Beginning with the line that contains "At V = 114 km/h" and concluding with the final line of the listing below, output each line exactly, and only those lines.

> [Extracted records]
··········
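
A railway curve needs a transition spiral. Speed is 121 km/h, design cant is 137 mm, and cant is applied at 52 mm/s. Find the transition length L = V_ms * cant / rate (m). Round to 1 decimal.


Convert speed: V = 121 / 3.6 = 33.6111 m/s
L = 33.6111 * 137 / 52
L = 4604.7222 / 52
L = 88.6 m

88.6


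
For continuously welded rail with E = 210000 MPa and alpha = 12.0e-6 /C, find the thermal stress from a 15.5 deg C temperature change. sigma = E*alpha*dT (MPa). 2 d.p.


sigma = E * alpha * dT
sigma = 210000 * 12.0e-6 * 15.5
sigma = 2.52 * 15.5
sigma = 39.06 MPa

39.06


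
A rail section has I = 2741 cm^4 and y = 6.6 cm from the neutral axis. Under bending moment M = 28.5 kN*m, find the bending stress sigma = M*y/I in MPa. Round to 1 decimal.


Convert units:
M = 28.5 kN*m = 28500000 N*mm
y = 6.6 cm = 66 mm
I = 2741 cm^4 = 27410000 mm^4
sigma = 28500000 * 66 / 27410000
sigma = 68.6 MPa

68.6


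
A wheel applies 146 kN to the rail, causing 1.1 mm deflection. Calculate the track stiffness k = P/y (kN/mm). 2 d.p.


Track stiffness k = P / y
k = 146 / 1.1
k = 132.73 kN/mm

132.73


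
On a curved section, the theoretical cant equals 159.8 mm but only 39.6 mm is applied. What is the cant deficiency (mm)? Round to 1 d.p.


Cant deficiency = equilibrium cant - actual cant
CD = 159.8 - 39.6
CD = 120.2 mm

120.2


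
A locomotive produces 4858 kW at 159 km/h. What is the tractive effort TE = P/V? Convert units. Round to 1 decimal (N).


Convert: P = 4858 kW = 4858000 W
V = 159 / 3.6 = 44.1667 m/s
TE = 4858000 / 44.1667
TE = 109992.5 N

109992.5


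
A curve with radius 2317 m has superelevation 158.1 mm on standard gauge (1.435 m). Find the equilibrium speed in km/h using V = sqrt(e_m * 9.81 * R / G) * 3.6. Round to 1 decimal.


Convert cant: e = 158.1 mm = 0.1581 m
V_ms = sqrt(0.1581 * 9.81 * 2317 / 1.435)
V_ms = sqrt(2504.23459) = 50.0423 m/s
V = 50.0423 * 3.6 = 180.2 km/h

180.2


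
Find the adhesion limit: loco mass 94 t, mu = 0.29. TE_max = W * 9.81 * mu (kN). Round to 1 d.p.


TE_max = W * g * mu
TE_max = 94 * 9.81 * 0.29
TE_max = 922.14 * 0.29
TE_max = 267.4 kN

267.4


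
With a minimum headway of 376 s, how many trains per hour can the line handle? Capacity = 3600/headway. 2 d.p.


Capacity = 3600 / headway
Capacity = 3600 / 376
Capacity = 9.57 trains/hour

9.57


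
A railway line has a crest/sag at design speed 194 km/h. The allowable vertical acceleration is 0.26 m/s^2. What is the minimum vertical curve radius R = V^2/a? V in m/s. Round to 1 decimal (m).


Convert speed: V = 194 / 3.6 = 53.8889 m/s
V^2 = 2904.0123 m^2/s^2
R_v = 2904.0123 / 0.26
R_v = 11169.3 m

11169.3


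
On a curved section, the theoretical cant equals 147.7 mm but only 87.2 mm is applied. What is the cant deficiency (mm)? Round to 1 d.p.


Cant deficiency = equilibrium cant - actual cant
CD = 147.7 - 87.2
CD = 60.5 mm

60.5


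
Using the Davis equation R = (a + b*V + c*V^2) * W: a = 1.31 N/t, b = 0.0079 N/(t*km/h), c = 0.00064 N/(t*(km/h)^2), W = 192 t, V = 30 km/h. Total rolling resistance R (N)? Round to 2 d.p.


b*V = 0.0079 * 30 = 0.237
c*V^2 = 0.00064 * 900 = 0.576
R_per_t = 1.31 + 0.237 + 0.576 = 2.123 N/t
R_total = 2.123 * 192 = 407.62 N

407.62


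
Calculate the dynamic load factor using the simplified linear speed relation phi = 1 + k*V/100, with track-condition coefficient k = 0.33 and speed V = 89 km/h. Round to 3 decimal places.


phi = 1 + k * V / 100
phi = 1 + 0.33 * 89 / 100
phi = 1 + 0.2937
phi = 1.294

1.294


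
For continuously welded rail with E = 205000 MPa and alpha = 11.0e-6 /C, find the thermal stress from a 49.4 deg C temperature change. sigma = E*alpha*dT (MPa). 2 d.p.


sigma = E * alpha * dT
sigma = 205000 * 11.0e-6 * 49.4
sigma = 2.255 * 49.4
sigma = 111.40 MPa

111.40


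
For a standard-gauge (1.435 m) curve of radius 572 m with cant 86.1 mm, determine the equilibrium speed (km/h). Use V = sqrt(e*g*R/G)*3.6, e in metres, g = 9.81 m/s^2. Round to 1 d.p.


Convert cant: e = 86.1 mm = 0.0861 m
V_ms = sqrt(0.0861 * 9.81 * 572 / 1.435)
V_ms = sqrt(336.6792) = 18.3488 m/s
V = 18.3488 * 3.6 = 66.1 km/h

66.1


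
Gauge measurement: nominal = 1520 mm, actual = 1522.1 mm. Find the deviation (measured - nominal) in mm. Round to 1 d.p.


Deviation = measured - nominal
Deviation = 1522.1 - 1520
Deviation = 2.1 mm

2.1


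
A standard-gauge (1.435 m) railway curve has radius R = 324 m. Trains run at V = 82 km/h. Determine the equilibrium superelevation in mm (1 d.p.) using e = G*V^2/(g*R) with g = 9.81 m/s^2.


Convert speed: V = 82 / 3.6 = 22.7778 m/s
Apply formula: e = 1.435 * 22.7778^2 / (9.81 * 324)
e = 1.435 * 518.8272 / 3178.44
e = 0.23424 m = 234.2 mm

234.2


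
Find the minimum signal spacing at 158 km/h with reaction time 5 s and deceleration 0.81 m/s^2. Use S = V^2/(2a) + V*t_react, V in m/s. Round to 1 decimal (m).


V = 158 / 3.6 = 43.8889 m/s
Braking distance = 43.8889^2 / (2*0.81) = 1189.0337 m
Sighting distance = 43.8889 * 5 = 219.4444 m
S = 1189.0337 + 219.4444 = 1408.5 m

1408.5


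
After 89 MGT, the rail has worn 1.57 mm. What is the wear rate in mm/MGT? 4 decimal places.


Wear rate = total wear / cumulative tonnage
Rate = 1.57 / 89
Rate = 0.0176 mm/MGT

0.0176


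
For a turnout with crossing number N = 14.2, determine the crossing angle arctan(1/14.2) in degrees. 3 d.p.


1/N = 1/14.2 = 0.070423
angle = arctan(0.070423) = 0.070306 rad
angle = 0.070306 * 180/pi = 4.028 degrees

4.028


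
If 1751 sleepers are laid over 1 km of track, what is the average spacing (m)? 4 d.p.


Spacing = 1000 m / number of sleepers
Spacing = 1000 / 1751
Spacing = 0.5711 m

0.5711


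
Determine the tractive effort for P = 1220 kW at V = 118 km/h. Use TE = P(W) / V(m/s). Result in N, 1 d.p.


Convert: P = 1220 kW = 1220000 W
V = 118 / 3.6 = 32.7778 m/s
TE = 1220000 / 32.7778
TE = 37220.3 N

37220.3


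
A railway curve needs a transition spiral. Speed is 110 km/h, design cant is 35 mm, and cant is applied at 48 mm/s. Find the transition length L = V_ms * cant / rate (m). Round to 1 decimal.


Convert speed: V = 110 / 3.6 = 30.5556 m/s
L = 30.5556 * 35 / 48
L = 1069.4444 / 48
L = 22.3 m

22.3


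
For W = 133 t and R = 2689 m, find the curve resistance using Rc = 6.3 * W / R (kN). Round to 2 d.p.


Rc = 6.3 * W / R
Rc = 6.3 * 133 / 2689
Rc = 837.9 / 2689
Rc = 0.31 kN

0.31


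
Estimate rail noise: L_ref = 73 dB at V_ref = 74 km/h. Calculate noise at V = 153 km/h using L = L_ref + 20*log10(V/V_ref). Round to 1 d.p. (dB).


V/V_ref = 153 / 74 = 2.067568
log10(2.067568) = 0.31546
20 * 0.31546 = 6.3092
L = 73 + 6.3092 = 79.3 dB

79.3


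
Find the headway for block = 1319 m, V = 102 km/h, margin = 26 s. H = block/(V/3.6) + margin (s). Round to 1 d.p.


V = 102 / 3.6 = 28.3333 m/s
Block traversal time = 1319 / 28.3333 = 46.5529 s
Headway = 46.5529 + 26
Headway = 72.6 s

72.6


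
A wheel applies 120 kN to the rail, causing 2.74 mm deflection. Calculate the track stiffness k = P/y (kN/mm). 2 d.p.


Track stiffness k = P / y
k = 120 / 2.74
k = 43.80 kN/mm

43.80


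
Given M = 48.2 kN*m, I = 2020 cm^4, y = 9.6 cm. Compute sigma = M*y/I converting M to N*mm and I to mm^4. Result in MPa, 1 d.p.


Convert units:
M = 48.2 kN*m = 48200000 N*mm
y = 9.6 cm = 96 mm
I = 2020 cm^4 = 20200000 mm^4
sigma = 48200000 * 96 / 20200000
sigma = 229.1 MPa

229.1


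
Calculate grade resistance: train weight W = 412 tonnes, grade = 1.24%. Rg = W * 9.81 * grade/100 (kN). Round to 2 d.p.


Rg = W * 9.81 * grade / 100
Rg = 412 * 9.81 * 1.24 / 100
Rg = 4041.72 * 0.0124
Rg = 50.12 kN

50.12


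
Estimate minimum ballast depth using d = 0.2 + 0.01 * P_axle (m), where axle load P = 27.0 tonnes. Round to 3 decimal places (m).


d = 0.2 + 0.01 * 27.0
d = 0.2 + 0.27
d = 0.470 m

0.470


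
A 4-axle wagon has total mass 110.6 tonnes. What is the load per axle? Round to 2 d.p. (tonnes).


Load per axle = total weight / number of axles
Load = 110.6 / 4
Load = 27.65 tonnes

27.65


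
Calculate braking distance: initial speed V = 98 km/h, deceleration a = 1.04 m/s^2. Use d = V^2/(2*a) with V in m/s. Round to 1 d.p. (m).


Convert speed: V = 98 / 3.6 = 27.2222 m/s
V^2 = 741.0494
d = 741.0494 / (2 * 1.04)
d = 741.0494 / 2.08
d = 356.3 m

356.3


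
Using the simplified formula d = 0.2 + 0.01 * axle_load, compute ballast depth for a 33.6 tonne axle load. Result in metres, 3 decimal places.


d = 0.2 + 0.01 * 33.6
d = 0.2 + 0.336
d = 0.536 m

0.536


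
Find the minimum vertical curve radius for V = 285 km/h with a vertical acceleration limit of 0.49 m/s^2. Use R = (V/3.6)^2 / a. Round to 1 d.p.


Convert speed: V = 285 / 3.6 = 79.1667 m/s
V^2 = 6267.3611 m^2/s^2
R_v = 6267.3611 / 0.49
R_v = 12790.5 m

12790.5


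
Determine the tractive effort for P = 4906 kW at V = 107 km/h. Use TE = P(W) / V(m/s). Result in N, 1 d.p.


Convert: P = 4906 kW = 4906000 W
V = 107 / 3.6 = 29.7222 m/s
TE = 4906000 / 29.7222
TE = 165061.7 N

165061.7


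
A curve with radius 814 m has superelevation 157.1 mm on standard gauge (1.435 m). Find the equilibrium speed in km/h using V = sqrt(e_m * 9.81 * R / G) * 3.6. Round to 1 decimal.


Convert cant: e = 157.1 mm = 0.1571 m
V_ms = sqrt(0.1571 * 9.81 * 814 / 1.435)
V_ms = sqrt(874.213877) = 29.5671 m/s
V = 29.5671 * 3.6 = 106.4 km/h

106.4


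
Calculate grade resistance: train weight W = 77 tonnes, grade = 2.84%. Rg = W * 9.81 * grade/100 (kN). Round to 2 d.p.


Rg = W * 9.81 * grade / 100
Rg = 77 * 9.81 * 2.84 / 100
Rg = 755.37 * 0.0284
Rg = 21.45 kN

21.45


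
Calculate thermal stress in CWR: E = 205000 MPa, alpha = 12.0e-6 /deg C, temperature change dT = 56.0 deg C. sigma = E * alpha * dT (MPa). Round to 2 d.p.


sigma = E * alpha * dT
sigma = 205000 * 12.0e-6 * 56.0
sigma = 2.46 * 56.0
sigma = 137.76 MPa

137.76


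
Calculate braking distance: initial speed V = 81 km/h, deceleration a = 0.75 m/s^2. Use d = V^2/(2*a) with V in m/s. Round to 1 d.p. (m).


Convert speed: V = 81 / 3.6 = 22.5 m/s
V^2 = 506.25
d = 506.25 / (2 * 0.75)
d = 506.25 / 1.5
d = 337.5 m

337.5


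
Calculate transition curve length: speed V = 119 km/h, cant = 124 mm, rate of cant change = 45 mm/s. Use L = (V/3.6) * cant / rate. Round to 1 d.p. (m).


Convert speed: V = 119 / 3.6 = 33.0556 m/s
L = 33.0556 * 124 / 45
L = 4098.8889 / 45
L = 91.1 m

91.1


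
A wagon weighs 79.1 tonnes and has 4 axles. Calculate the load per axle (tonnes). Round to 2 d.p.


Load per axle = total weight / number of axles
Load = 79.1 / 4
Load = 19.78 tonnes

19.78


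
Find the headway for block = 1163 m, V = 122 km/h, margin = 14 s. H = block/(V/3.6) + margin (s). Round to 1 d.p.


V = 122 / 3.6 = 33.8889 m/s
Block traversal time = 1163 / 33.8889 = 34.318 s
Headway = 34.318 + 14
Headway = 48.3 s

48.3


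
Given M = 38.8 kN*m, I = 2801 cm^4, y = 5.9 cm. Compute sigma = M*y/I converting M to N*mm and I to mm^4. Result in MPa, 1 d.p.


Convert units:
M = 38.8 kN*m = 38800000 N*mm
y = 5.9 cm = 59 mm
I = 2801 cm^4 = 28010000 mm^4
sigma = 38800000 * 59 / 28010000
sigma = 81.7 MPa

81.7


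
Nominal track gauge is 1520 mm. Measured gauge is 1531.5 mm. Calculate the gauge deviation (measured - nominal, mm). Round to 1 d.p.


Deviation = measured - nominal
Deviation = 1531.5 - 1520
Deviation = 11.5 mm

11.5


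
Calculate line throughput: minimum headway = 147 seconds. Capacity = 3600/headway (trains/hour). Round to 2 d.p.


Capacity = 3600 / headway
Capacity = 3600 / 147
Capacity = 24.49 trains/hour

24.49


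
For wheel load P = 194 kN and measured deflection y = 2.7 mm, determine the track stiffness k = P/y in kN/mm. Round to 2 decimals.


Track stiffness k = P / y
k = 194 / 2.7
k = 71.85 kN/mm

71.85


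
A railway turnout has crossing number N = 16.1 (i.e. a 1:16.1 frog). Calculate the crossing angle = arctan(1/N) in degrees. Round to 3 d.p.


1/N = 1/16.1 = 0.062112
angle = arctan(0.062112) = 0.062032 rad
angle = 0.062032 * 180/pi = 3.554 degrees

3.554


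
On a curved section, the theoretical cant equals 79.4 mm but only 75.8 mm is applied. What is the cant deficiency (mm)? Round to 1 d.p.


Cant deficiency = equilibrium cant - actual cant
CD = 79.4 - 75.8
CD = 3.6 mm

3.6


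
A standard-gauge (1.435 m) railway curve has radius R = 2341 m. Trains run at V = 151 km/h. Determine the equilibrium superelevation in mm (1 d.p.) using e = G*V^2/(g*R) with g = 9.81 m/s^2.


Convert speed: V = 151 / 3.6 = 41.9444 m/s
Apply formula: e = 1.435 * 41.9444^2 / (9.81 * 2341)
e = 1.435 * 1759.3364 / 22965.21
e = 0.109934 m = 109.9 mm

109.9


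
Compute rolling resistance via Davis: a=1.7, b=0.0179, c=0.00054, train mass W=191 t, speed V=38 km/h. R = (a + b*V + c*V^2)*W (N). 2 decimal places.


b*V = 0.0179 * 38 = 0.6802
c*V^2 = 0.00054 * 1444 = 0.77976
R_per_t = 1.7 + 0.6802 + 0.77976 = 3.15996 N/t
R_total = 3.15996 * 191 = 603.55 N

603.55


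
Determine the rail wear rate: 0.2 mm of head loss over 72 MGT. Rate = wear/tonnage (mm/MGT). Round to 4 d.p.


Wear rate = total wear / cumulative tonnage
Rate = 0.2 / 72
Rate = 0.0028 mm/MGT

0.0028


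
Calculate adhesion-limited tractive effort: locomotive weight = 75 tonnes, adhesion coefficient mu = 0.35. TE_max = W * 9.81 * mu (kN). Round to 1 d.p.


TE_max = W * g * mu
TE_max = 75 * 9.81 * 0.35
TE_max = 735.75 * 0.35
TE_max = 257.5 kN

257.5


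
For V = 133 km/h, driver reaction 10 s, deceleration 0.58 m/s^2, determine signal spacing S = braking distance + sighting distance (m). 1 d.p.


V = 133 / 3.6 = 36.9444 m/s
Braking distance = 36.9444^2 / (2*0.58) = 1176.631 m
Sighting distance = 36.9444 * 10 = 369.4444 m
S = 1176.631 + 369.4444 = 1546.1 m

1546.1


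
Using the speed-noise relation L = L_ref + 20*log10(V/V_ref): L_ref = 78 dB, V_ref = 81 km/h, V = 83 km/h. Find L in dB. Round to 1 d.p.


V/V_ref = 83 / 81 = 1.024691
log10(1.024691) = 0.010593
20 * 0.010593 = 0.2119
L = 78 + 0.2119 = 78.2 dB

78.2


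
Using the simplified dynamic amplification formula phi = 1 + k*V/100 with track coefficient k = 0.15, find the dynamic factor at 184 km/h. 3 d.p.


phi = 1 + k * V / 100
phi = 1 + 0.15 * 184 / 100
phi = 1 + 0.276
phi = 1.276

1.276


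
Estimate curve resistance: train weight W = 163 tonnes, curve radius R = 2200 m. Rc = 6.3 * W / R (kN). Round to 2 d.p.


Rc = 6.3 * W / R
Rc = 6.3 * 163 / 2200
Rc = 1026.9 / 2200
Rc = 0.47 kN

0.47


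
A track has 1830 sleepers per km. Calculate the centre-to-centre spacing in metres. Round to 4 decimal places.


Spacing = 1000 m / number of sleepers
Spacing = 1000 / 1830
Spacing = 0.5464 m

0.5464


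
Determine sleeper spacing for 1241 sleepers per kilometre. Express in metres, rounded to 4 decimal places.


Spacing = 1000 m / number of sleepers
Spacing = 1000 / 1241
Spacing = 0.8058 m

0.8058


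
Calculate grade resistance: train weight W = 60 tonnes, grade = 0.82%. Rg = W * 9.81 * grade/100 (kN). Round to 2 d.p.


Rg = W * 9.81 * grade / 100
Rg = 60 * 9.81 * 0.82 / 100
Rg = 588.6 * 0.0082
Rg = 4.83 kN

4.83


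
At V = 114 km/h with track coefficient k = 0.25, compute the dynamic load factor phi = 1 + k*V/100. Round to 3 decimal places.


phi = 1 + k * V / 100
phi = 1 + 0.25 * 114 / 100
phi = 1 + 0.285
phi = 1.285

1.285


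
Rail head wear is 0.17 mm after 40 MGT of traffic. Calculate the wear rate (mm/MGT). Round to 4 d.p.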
··········
> [Solution for this task]
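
At V = 114 km/h with track coefficient k = 0.25, compute the dynamic load factor phi = 1 + k*V/100. Round to 3 decimal places.


phi = 1 + k * V / 100
phi = 1 + 0.25 * 114 / 100
phi = 1 + 0.285
phi = 1.285

1.285


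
Rail head wear is 0.17 mm after 40 MGT of traffic. Calculate the wear rate (mm/MGT). Round to 4 d.p.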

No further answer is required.